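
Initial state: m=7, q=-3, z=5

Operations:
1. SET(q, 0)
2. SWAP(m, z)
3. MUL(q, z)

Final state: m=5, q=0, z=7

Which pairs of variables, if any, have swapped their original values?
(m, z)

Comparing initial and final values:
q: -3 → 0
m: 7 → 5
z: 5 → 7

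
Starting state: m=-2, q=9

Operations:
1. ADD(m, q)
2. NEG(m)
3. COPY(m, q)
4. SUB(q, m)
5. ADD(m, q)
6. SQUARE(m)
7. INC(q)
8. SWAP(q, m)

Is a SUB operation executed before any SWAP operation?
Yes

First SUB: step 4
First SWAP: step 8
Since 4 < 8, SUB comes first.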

* * *

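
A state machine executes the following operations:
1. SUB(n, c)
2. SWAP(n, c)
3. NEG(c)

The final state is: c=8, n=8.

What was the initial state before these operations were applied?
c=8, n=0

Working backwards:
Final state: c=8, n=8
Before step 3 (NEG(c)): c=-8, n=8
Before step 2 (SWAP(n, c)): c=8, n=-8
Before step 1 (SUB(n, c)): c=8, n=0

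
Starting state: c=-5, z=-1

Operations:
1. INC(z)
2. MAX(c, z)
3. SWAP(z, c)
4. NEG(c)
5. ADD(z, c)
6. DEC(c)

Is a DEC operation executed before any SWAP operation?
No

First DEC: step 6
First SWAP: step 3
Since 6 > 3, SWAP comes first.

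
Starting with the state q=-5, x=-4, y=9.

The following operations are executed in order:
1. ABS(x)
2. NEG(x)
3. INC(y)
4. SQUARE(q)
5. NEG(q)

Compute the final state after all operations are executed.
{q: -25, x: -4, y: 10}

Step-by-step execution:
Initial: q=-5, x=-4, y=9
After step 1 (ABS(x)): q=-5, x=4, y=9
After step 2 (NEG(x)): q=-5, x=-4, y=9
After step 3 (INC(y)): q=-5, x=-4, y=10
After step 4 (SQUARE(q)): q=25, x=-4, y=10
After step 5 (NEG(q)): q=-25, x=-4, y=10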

...

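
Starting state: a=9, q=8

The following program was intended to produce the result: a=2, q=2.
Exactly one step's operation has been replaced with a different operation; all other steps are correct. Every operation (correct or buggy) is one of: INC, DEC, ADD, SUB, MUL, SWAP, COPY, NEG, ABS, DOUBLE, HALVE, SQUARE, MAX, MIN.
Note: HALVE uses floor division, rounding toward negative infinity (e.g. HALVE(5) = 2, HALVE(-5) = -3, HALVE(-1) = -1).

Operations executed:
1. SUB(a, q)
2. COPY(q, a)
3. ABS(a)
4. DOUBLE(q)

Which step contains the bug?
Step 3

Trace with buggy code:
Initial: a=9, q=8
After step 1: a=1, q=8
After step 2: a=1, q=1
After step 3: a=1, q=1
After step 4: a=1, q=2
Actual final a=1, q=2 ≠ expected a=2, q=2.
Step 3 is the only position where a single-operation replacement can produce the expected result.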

■ TASK INSTRUCTIONS
Search the data for the string "DOUBLE" and copy out every line where it is found.

■ COMPLETED TASK
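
Exactly one step's operation has been replaced with a different operation; all other steps are correct. Every operation (correct or buggy) is one of: INC, DEC, ADD, SUB, MUL, SWAP, COPY, NEG, ABS, DOUBLE, HALVE, SQUARE, MAX, MIN.
4. DOUBLE(q)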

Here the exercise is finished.